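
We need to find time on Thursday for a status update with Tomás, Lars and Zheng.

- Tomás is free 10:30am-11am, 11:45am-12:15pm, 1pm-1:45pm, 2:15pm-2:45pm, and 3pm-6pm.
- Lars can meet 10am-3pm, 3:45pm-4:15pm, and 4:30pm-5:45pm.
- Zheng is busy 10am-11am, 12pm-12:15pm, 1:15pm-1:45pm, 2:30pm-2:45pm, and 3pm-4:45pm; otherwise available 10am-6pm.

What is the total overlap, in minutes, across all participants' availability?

105 minutes

Zheng free within 10:00–18:00: 11:00–12:00, 12:15–13:15, 13:45–14:30, 14:45–15:00, 16:45–18:00.
Tomás ∩ Lars: 10:30–11:00, 11:45–12:15, 13:00–13:45, 14:15–14:45, 15:45–16:15, 16:30–17:45.
Tomás ∩ Lars ∩ Zheng: 11:45–12:00, 13:00–13:15, 14:15–14:30, 16:45–17:45.
Total common minutes: 15 + 15 + 15 + 60 = 105.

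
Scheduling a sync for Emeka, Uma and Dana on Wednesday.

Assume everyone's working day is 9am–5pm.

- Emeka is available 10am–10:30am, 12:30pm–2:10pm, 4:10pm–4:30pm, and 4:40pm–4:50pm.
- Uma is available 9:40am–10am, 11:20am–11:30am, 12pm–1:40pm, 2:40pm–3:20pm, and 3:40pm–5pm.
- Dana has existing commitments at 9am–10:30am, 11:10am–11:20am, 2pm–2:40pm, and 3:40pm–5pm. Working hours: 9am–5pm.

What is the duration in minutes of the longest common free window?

70 minutes

Dana free within 09:00–17:00: 10:30–11:10, 11:20–14:00, 14:40–15:40.
Emeka ∩ Uma: 12:30–13:40, 16:10–16:30, 16:40–16:50.
Emeka ∩ Uma ∩ Dana: 12:30–13:40.
Single common window of 70 minutes.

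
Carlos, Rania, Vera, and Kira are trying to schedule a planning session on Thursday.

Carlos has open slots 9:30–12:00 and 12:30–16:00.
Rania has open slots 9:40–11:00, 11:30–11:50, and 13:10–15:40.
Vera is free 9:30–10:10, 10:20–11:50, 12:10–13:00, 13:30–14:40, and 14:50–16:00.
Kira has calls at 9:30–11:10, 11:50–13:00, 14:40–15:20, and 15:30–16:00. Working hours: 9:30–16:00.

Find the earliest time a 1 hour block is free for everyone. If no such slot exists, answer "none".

Kira free within 09:30–16:00: 11:10–11:50, 13:00–14:40, 15:20–15:30.
Carlos ∩ Rania: 09:40–11:00, 11:30–11:50, 13:10–15:40.
Carlos ∩ Rania ∩ Vera: 09:40–10:10, 10:20–11:00, 11:30–11:50, 13:30–14:40, 14:50–15:40.
Carlos ∩ Rania ∩ Vera ∩ Kira: 11:30–11:50, 13:30–14:40, 15:20–15:30.
Windows ≥ 60 min: 13:30–14:40.
Earliest such window starts at 13:30.

13:30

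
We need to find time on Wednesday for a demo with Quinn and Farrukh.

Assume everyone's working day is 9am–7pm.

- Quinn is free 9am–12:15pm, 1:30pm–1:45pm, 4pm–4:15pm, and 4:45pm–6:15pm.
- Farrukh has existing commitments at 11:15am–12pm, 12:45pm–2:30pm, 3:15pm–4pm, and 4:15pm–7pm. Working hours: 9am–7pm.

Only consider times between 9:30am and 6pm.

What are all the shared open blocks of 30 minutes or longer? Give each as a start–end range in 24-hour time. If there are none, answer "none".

Farrukh free within 09:00–19:00: 09:00–11:15, 12:00–12:45, 14:30–15:15, 16:00–16:15.
Quinn ∩ Farrukh: 09:00–11:15, 12:00–12:15, 16:00–16:15.
Restricted to 09:30–18:00: 09:30–11:15, 12:00–12:15, 16:00–16:15.
Windows ≥ 30 min: 09:30–11:15.

09:30–11:15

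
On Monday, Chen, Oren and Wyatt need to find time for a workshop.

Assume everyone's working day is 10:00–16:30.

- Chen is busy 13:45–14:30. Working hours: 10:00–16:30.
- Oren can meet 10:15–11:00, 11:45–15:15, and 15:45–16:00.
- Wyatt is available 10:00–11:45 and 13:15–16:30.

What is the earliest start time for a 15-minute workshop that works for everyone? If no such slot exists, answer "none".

10:15

Chen free within 10:00–16:30: 10:00–13:45, 14:30–16:30.
Chen ∩ Oren: 10:15–11:00, 11:45–13:45, 14:30–15:15, 15:45–16:00.
Chen ∩ Oren ∩ Wyatt: 10:15–11:00, 13:15–13:45, 14:30–15:15, 15:45–16:00.
Windows ≥ 15 min: 10:15–11:00, 13:15–13:45, 14:30–15:15, 15:45–16:00.
Earliest such window starts at 10:15.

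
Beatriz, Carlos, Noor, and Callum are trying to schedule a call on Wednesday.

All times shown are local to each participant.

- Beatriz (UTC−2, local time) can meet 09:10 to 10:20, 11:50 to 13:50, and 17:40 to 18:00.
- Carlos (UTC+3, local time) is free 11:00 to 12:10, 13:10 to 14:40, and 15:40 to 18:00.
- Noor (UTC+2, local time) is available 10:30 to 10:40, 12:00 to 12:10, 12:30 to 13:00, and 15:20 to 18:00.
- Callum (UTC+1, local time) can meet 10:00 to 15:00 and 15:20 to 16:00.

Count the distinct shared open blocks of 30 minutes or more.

Beatriz → UTC: 11:10–12:20, 13:50–15:50, 19:40–20:00.
Carlos → UTC: 08:00–09:10, 10:10–11:40, 12:40–15:00.
Noor → UTC: 08:30–08:40, 10:00–10:10, 10:30–11:00, 13:20–16:00.
Callum → UTC: 09:00–14:00, 14:20–15:00.
Beatriz ∩ Carlos: 11:10–11:40, 13:50–15:00.
Beatriz ∩ Carlos ∩ Noor: 13:50–15:00.
Beatriz ∩ Carlos ∩ Noor ∩ Callum: 13:50–14:00, 14:20–15:00.
Windows ≥ 30 min: 14:20–15:00.
That's 1 window.

1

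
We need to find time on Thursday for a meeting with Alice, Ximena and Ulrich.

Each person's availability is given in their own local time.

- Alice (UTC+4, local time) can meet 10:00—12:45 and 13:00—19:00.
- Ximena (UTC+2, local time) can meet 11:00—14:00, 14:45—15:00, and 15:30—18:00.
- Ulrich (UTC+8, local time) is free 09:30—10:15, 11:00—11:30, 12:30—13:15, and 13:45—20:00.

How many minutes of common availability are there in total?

Alice → UTC: 06:00–08:45, 09:00–15:00.
Ximena → UTC: 09:00–12:00, 12:45–13:00, 13:30–16:00.
Ulrich → UTC: 01:30–02:15, 03:00–03:30, 04:30–05:15, 05:45–12:00.
Alice ∩ Ximena: 09:00–12:00, 12:45–13:00, 13:30–15:00.
Alice ∩ Ximena ∩ Ulrich: 09:00–12:00.
Total common minutes: 180.

180 minutes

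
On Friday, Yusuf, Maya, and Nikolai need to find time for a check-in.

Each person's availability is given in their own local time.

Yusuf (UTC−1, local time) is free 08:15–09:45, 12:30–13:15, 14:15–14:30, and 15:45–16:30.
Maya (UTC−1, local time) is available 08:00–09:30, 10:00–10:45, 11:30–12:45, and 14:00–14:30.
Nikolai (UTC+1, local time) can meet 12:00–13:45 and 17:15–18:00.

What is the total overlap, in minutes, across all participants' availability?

0 minutes

Yusuf → UTC: 09:15–10:45, 13:30–14:15, 15:15–15:30, 16:45–17:30.
Maya → UTC: 09:00–10:30, 11:00–11:45, 12:30–13:45, 15:00–15:30.
Nikolai → UTC: 11:00–12:45, 16:15–17:00.
Yusuf ∩ Maya: 09:15–10:30, 13:30–13:45, 15:15–15:30.
Yusuf ∩ Maya ∩ Nikolai: (none).
Total common minutes: 0.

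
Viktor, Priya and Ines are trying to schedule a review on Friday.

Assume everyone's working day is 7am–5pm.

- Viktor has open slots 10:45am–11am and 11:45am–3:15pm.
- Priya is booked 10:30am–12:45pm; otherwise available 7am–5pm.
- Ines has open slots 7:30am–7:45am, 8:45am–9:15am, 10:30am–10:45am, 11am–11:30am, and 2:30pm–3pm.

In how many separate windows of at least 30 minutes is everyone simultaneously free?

Priya free within 07:00–17:00: 07:00–10:30, 12:45–17:00.
Viktor ∩ Priya: 12:45–15:15.
Viktor ∩ Priya ∩ Ines: 14:30–15:00.
Windows ≥ 30 min: 14:30–15:00.
That's 1 window.

1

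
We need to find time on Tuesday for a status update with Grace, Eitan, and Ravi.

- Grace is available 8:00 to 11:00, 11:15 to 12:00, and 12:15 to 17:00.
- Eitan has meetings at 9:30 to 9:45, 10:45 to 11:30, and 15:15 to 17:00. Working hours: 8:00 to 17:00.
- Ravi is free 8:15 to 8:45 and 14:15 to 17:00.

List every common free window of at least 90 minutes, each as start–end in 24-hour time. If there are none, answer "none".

none

Eitan free within 08:00–17:00: 08:00–09:30, 09:45–10:45, 11:30–15:15.
Grace ∩ Eitan: 08:00–09:30, 09:45–10:45, 11:30–12:00, 12:15–15:15.
Grace ∩ Eitan ∩ Ravi: 08:15–08:45, 14:15–15:15.
Windows ≥ 90 min: (none).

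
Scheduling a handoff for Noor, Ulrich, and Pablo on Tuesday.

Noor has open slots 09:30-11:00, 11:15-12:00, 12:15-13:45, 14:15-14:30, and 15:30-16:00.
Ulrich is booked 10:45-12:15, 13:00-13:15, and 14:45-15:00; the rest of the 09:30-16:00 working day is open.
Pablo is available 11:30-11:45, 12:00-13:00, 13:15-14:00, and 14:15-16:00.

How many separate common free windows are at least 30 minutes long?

3

Ulrich free within 09:30–16:00: 09:30–10:45, 12:15–13:00, 13:15–14:45, 15:00–16:00.
Noor ∩ Ulrich: 09:30–10:45, 12:15–13:00, 13:15–13:45, 14:15–14:30, 15:30–16:00.
Noor ∩ Ulrich ∩ Pablo: 12:15–13:00, 13:15–13:45, 14:15–14:30, 15:30–16:00.
Windows ≥ 30 min: 12:15–13:00, 13:15–13:45, 15:30–16:00.
That's 3 windows.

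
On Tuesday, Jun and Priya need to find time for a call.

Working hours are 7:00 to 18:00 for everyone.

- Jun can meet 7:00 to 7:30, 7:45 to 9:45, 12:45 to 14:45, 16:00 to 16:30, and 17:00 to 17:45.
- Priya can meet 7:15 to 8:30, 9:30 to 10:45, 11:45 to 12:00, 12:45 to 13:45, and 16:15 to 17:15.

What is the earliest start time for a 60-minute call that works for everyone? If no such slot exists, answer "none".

12:45

Jun ∩ Priya: 07:15–07:30, 07:45–08:30, 09:30–09:45, 12:45–13:45, 16:15–16:30, 17:00–17:15.
Windows ≥ 60 min: 12:45–13:45.
Earliest such window starts at 12:45.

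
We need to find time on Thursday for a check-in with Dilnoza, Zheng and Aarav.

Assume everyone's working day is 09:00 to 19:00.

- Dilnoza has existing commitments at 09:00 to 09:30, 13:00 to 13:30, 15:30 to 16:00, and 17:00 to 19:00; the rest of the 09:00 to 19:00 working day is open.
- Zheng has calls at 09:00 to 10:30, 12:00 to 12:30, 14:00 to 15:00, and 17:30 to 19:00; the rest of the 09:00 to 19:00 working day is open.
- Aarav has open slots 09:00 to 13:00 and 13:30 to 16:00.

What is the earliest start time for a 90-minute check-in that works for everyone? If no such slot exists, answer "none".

10:30

Dilnoza free within 09:00–19:00: 09:30–13:00, 13:30–15:30, 16:00–17:00.
Zheng free within 09:00–19:00: 10:30–12:00, 12:30–14:00, 15:00–17:30.
Dilnoza ∩ Zheng: 10:30–12:00, 12:30–13:00, 13:30–14:00, 15:00–15:30, 16:00–17:00.
Dilnoza ∩ Zheng ∩ Aarav: 10:30–12:00, 12:30–13:00, 13:30–14:00, 15:00–15:30.
Windows ≥ 90 min: 10:30–12:00.
Earliest such window starts at 10:30.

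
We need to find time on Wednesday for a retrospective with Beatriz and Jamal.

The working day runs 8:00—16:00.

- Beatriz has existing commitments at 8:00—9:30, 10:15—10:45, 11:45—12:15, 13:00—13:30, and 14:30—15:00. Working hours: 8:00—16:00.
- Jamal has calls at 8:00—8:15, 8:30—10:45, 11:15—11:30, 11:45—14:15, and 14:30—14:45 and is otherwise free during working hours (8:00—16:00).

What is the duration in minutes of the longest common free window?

60 minutes

Beatriz free within 08:00–16:00: 09:30–10:15, 10:45–11:45, 12:15–13:00, 13:30–14:30, 15:00–16:00.
Jamal free within 08:00–16:00: 08:15–08:30, 10:45–11:15, 11:30–11:45, 14:15–14:30, 14:45–16:00.
Beatriz ∩ Jamal: 10:45–11:15, 11:30–11:45, 14:15–14:30, 15:00–16:00.
Common window lengths: 30, 15, 15, 60 min; longest is 60.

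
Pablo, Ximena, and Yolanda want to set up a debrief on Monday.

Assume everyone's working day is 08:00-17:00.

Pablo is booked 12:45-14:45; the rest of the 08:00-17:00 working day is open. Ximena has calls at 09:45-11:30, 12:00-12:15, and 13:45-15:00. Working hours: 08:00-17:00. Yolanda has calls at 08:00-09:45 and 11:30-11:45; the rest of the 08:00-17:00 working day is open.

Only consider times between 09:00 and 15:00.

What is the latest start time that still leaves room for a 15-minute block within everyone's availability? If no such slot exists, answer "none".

12:30

Pablo free within 08:00–17:00: 08:00–12:45, 14:45–17:00.
Ximena free within 08:00–17:00: 08:00–09:45, 11:30–12:00, 12:15–13:45, 15:00–17:00.
Yolanda free within 08:00–17:00: 09:45–11:30, 11:45–17:00.
Pablo ∩ Ximena: 08:00–09:45, 11:30–12:00, 12:15–12:45, 15:00–17:00.
Pablo ∩ Ximena ∩ Yolanda: 11:45–12:00, 12:15–12:45, 15:00–17:00.
Restricted to 09:00–15:00: 11:45–12:00, 12:15–12:45.
Windows ≥ 15 min: 11:45–12:00, 12:15–12:45.
Latest start in the last window 12:15–12:45 is 12:45 − 15 min = 12:30.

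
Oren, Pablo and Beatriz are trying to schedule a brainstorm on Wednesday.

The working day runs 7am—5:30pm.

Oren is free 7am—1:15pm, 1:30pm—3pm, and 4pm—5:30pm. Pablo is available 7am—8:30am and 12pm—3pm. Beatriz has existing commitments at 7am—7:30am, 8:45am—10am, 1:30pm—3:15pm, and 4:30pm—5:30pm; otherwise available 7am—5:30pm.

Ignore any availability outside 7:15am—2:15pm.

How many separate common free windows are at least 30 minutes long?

2

Beatriz free within 07:00–17:30: 07:30–08:45, 10:00–13:30, 15:15–16:30.
Oren ∩ Pablo: 07:00–08:30, 12:00–13:15, 13:30–15:00.
Oren ∩ Pablo ∩ Beatriz: 07:30–08:30, 12:00–13:15.
Restricted to 07:15–14:15: 07:30–08:30, 12:00–13:15.
Windows ≥ 30 min: 07:30–08:30, 12:00–13:15.
That's 2 windows.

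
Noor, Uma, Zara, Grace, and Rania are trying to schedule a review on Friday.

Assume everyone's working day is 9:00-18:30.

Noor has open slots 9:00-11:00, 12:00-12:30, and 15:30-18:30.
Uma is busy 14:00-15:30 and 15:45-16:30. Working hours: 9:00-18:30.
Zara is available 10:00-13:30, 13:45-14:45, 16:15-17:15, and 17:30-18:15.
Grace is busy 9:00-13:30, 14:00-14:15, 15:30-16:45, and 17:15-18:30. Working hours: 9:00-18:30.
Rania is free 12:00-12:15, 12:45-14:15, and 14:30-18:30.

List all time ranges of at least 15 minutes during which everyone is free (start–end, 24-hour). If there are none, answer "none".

16:45–17:15

Uma free within 09:00–18:30: 09:00–14:00, 15:30–15:45, 16:30–18:30.
Grace free within 09:00–18:30: 13:30–14:00, 14:15–15:30, 16:45–17:15.
Noor ∩ Uma: 09:00–11:00, 12:00–12:30, 15:30–15:45, 16:30–18:30.
Noor ∩ Uma ∩ Zara: 10:00–11:00, 12:00–12:30, 16:30–17:15, 17:30–18:15.
Noor ∩ Uma ∩ Zara ∩ Grace: 16:45–17:15.
Noor ∩ Uma ∩ Zara ∩ Grace ∩ Rania: 16:45–17:15.
Windows ≥ 15 min: 16:45–17:15.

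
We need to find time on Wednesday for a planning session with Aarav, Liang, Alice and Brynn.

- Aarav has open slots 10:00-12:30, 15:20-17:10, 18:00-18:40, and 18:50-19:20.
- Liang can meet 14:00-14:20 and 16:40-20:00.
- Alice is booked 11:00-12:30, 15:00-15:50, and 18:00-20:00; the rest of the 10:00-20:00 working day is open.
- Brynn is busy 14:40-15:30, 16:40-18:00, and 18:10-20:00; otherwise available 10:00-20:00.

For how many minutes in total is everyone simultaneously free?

0 minutes

Alice free within 10:00–20:00: 10:00–11:00, 12:30–15:00, 15:50–18:00.
Brynn free within 10:00–20:00: 10:00–14:40, 15:30–16:40, 18:00–18:10.
Aarav ∩ Liang: 16:40–17:10, 18:00–18:40, 18:50–19:20.
Aarav ∩ Liang ∩ Alice: 16:40–17:10.
Aarav ∩ Liang ∩ Alice ∩ Brynn: (none).
Total common minutes: 0.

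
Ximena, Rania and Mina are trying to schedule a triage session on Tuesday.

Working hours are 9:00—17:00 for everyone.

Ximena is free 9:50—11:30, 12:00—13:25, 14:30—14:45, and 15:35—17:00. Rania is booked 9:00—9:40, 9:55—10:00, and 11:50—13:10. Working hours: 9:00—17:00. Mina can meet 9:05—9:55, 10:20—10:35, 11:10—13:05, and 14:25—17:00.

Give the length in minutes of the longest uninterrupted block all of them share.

Rania free within 09:00–17:00: 09:40–09:55, 10:00–11:50, 13:10–17:00.
Ximena ∩ Rania: 09:50–09:55, 10:00–11:30, 13:10–13:25, 14:30–14:45, 15:35–17:00.
Ximena ∩ Rania ∩ Mina: 09:50–09:55, 10:20–10:35, 11:10–11:30, 14:30–14:45, 15:35–17:00.
Common window lengths: 5, 15, 20, 15, 85 min; longest is 85.

85 minutes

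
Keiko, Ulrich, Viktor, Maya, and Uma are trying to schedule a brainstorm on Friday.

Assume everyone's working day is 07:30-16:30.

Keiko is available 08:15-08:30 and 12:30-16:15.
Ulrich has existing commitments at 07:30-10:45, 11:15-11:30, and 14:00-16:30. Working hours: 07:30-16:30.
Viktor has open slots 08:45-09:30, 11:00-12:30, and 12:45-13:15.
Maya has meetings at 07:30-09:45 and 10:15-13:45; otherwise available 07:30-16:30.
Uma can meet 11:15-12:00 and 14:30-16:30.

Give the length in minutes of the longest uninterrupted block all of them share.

Ulrich free within 07:30–16:30: 10:45–11:15, 11:30–14:00.
Maya free within 07:30–16:30: 09:45–10:15, 13:45–16:30.
Keiko ∩ Ulrich: 12:30–14:00.
Keiko ∩ Ulrich ∩ Viktor: 12:45–13:15.
Keiko ∩ Ulrich ∩ Viktor ∩ Maya: (none).
Keiko ∩ Ulrich ∩ Viktor ∩ Maya ∩ Uma: (none).
No common window.

0 minutes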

-=-=-

Assigned task:
Reproduce every line from the preceding data in which the word "trying" can be found.

Reply:
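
Carlos, Rania, Vera, and Kira are trying to schedule a planning session on Thursday.
Beatriz, Carlos, Noor, and Callum are trying to schedule a call on Wednesday.
Viktor, Priya and Ines are trying to schedule a review on Friday.
Oren, Pablo and Beatriz are trying to schedule a brainstorm on Wednesday.
Noor, Uma, Zara, Grace, and Rania are trying to schedule a review on Friday.
Ximena, Rania and Mina are trying to schedule a triage session on Tuesday.
Keiko, Ulrich, Viktor, Maya, and Uma are trying to schedule a brainstorm on Friday.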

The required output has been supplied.